WORK INSTRUCTIONS:
Count the lines below that hold the string "life". Give only that number.

MATERIAL FOR THIS TASK:
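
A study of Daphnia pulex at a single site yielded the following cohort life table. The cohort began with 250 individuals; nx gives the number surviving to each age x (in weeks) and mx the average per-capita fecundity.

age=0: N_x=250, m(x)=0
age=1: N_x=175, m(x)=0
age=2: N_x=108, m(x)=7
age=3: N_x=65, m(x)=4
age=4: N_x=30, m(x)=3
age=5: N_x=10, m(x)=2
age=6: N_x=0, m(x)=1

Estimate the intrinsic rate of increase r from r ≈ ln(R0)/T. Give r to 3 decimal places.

0.616

lx = nx/n0 = nx/250: 1, 0.7, 0.432, 0.26, 0.12, 0.04, 0
R0 = Σ lx·mx = 0 + 0 + 3.024 + 1.04 + 0.36 + 0.08 + 0 = 4.504
Σ x·lx·mx = 11.008; T = 11.008/4.504 = 2.44405…
r ≈ ln(R0)/T = ln(4.504)/2.44405… = 0.61577… → 0.616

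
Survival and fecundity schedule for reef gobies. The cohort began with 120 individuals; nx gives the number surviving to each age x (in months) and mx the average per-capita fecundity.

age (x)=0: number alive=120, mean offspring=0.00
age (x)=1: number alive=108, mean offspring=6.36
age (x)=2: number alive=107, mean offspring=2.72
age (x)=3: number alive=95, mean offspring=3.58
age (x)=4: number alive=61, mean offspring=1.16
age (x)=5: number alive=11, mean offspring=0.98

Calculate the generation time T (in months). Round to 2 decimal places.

lx = nx/n0 = nx/120: 1, 0.9, 0.89167…, 0.79167…, 0.50833…, 0.09167…
lx·mx: 0, 5.724, 2.425333…, 2.834167…, 0.589667…, 0.089833… → R0 = 11.663…
x·lx·mx: 0, 5.724, 4.850667…, 8.5025…, 2.358667…, 0.449167… → Σ = 21.885…
T = 21.885… / 11.663… = 1.876447… → 1.88

1.88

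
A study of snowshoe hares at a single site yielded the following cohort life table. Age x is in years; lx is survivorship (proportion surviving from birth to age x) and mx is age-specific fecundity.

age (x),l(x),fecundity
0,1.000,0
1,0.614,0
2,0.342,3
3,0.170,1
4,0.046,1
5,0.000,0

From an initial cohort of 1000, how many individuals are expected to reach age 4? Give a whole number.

46

Expected survivors = N0 · l_4 = 1000 × 0.046 = 46 → 46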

YOUR RESPONSE:
2